_Stored data entries_
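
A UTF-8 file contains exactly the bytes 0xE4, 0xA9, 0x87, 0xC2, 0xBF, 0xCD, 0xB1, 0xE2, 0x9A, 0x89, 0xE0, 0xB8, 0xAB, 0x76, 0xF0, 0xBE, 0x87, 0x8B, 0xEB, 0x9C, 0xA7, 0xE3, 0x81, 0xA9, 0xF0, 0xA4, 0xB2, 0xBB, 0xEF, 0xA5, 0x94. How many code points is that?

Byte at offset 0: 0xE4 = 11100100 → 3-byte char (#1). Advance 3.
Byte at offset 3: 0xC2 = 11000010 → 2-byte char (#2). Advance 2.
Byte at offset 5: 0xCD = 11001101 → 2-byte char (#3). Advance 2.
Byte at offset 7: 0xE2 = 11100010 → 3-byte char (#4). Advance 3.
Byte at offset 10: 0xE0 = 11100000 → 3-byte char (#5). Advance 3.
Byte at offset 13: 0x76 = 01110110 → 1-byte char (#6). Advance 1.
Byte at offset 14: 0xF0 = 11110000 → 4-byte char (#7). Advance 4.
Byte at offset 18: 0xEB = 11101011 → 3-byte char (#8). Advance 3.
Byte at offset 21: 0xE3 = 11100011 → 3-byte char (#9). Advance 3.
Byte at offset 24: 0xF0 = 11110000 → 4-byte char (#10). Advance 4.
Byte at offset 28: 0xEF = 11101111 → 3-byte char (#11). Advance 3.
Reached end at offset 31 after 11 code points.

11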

_TASK DESCRIPTION_
Print the data again exactly.

_ANSWER SPACE_
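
A UTF-8 file contains exactly the bytes 0xE4, 0xA9, 0x87, 0xC2, 0xBF, 0xCD, 0xB1, 0xE2, 0x9A, 0x89, 0xE0, 0xB8, 0xAB, 0x76, 0xF0, 0xBE, 0x87, 0x8B, 0xEB, 0x9C, 0xA7, 0xE3, 0x81, 0xA9, 0xF0, 0xA4, 0xB2, 0xBB, 0xEF, 0xA5, 0x94. How many code points is that?

Byte at offset 0: 0xE4 = 11100100 → 3-byte char (#1). Advance 3.
Byte at offset 3: 0xC2 = 11000010 → 2-byte char (#2). Advance 2.
Byte at offset 5: 0xCD = 11001101 → 2-byte char (#3). Advance 2.
Byte at offset 7: 0xE2 = 11100010 → 3-byte char (#4). Advance 3.
Byte at offset 10: 0xE0 = 11100000 → 3-byte char (#5). Advance 3.
Byte at offset 13: 0x76 = 01110110 → 1-byte char (#6). Advance 1.
Byte at offset 14: 0xF0 = 11110000 → 4-byte char (#7). Advance 4.
Byte at offset 18: 0xEB = 11101011 → 3-byte char (#8). Advance 3.
Byte at offset 21: 0xE3 = 11100011 → 3-byte char (#9). Advance 3.
Byte at offset 24: 0xF0 = 11110000 → 4-byte char (#10). Advance 4.
Byte at offset 28: 0xEF = 11101111 → 3-byte char (#11). Advance 3.
Reached end at offset 31 after 11 code points.

11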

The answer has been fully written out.